◆ Problem statement: Go over each line of the entries below, count those with "register", and give only the count.

Saved data entries
=== Begin Enclosure ===
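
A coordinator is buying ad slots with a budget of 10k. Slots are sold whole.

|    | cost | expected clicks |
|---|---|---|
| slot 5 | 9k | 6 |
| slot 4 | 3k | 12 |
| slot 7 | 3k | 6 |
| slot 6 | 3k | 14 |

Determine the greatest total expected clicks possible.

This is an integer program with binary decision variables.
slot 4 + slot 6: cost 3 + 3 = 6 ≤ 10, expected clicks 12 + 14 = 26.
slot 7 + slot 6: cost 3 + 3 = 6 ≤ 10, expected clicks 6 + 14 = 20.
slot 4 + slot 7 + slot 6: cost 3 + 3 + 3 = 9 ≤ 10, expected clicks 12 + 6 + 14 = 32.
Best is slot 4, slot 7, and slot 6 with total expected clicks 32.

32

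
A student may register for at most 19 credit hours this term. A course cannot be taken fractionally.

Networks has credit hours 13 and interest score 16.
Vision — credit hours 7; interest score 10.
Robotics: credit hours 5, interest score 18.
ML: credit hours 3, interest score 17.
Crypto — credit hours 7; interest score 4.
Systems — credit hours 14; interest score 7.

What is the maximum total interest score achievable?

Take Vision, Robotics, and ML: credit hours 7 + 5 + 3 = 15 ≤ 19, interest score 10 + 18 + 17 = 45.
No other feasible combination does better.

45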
=== End Enclosure ===
=== Begin Enclosure ===
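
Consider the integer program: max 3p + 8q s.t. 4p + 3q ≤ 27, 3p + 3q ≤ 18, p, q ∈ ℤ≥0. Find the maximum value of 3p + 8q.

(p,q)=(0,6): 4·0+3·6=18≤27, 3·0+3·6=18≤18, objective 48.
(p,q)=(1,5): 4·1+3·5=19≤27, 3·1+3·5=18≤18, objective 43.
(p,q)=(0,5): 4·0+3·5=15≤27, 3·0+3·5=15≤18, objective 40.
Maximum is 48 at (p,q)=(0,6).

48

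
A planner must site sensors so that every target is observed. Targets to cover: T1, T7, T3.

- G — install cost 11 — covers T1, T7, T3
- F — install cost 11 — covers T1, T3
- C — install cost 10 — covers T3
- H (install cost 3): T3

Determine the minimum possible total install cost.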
=== End Enclosure ===
=== Begin Enclosure ===
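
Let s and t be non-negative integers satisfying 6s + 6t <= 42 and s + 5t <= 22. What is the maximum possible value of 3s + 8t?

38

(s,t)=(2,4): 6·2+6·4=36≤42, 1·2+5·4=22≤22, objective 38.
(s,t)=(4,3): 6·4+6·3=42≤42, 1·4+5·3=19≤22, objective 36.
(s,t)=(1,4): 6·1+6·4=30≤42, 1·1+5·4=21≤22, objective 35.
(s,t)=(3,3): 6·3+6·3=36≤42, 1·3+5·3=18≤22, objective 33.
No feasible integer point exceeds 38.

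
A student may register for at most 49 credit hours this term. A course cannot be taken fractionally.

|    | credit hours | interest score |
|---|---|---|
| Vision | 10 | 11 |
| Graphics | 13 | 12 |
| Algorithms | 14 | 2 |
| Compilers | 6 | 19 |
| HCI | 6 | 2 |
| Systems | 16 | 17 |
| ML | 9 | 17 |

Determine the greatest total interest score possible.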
=== End Enclosure ===
◆ Result for this exercise: 2